What you will do →
From the entries below, transcribe exactly the lines between the line holding "A behavior-based robot has 3" and the line holding "tick 1: [A A A]", inclusive; skip all other lines.

Data excerpts Start Marker

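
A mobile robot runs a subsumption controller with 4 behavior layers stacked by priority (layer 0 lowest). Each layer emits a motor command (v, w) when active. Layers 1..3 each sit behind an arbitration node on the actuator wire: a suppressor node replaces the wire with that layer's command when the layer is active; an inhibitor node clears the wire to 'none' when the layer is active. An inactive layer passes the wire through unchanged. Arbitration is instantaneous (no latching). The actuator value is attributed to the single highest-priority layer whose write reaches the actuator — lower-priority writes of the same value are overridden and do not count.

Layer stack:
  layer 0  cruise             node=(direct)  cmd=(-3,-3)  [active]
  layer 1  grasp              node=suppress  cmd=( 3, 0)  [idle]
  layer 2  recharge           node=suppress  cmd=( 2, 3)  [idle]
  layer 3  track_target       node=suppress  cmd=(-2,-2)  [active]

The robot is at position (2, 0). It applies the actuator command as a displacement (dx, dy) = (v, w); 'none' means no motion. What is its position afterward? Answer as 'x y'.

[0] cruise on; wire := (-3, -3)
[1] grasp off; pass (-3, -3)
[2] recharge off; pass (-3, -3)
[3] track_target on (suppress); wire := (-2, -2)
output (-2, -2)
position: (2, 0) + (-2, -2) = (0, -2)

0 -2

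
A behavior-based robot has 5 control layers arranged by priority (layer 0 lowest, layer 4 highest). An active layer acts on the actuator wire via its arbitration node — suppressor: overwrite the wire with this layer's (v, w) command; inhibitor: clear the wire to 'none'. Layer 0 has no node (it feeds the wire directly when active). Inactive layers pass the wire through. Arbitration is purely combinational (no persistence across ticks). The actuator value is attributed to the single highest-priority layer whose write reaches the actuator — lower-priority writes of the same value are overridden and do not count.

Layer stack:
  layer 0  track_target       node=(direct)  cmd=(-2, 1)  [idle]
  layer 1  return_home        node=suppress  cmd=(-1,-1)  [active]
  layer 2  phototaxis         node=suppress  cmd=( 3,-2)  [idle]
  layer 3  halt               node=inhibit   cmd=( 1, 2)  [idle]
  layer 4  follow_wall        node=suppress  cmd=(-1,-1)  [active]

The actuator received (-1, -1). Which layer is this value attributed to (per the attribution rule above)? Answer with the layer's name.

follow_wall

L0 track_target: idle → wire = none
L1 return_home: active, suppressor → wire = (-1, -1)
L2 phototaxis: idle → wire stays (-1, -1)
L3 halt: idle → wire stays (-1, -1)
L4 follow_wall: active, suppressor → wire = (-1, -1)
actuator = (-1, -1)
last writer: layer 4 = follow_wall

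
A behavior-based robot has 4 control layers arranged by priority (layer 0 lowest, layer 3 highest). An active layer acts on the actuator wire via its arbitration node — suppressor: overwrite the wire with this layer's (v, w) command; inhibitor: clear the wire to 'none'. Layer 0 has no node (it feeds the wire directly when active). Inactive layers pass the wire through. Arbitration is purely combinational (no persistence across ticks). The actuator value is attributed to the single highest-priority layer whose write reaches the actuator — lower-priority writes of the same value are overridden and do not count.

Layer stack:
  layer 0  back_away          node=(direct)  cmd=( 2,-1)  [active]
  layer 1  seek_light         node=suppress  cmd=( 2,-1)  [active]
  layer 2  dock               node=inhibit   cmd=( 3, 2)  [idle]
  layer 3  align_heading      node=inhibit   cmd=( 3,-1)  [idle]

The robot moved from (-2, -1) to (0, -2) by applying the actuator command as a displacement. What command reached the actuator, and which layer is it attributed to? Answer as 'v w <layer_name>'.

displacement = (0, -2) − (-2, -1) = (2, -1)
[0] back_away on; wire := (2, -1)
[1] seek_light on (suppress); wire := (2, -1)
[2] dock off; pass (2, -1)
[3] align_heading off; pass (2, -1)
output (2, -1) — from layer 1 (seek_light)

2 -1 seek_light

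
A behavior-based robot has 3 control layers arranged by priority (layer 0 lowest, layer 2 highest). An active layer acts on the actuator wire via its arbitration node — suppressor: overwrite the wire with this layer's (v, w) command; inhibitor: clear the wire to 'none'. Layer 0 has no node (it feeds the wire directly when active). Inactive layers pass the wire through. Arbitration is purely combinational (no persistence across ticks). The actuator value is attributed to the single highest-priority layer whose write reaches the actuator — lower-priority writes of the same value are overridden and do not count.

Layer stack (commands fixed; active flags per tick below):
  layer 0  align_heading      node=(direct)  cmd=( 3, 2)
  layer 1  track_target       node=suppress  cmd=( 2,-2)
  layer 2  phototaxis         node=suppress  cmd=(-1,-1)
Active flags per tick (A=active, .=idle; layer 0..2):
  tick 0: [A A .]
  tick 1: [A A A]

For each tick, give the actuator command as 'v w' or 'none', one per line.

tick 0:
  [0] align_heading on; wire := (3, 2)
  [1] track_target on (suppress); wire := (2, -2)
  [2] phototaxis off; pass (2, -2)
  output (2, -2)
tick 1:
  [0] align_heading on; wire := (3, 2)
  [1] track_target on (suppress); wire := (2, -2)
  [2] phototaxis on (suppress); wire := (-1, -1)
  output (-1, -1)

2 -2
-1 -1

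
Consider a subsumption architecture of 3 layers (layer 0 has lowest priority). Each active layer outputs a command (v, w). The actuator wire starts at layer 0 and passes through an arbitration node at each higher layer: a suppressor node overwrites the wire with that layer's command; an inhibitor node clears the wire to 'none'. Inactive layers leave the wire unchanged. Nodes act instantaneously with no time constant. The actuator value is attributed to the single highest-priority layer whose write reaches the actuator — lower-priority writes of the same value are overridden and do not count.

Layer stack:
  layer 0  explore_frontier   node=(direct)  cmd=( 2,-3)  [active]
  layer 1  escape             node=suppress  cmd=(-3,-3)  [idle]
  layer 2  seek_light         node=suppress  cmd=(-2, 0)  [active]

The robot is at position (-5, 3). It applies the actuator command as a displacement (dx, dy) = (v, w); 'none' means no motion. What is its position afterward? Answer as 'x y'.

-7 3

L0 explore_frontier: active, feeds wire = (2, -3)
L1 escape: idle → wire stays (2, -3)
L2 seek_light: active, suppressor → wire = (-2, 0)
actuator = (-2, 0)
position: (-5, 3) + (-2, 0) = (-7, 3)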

Data excerpts End Marker
Data excerpts Start Marker

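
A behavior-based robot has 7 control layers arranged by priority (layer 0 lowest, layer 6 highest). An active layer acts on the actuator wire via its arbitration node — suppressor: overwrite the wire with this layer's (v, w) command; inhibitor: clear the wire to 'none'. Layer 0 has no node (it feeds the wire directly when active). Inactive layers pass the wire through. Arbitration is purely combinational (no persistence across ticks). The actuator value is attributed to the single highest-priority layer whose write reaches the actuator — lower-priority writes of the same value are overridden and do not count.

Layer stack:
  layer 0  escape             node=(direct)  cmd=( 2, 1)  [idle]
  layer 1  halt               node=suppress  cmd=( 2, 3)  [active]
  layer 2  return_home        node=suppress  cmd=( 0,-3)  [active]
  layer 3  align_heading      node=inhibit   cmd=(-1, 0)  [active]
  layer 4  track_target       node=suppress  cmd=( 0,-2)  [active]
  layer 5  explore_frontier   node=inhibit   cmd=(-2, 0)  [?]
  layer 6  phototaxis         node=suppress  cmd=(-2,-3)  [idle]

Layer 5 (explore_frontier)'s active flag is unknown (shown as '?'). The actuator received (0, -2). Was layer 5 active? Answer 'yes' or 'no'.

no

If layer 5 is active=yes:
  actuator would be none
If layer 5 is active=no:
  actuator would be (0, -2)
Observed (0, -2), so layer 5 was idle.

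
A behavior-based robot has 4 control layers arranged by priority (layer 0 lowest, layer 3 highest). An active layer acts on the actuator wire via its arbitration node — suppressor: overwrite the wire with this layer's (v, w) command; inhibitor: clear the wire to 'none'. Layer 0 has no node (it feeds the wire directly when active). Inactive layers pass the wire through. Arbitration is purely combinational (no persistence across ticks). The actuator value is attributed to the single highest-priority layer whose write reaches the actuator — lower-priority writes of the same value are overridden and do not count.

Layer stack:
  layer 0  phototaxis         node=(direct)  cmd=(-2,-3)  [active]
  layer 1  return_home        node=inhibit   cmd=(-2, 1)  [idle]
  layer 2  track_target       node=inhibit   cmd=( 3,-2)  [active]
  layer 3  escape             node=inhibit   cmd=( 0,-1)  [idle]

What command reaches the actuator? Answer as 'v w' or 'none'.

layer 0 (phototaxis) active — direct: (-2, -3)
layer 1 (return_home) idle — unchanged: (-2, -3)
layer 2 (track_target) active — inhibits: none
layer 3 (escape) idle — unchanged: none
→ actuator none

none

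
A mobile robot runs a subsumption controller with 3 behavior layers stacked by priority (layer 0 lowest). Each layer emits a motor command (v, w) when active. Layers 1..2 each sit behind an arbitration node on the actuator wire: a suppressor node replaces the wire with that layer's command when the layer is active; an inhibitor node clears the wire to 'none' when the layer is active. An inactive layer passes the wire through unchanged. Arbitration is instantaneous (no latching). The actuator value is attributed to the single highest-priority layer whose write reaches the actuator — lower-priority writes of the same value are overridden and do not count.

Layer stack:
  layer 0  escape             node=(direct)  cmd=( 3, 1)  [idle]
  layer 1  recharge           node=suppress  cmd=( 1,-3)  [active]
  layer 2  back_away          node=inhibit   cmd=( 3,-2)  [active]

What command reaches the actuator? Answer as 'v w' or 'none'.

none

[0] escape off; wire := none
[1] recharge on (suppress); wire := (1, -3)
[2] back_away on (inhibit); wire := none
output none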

Data excerpts End Marker

Written reply →
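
A behavior-based robot has 3 control layers arranged by priority (layer 0 lowest, layer 2 highest). An active layer acts on the actuator wire via its arbitration node — suppressor: overwrite the wire with this layer's (v, w) command; inhibitor: clear the wire to 'none'. Layer 0 has no node (it feeds the wire directly when active). Inactive layers pass the wire through. Arbitration is purely combinational (no persistence across ticks). The actuator value is attributed to the single highest-priority layer whose write reaches the actuator — lower-priority writes of the same value are overridden and do not count.

Layer stack (commands fixed; active flags per tick below):
  layer 0  align_heading      node=(direct)  cmd=( 3, 2)
  layer 1  track_target       node=suppress  cmd=( 2,-2)
  layer 2  phototaxis         node=suppress  cmd=(-1,-1)
Active flags per tick (A=active, .=idle; layer 0..2):
  tick 0: [A A .]
  tick 1: [A A A]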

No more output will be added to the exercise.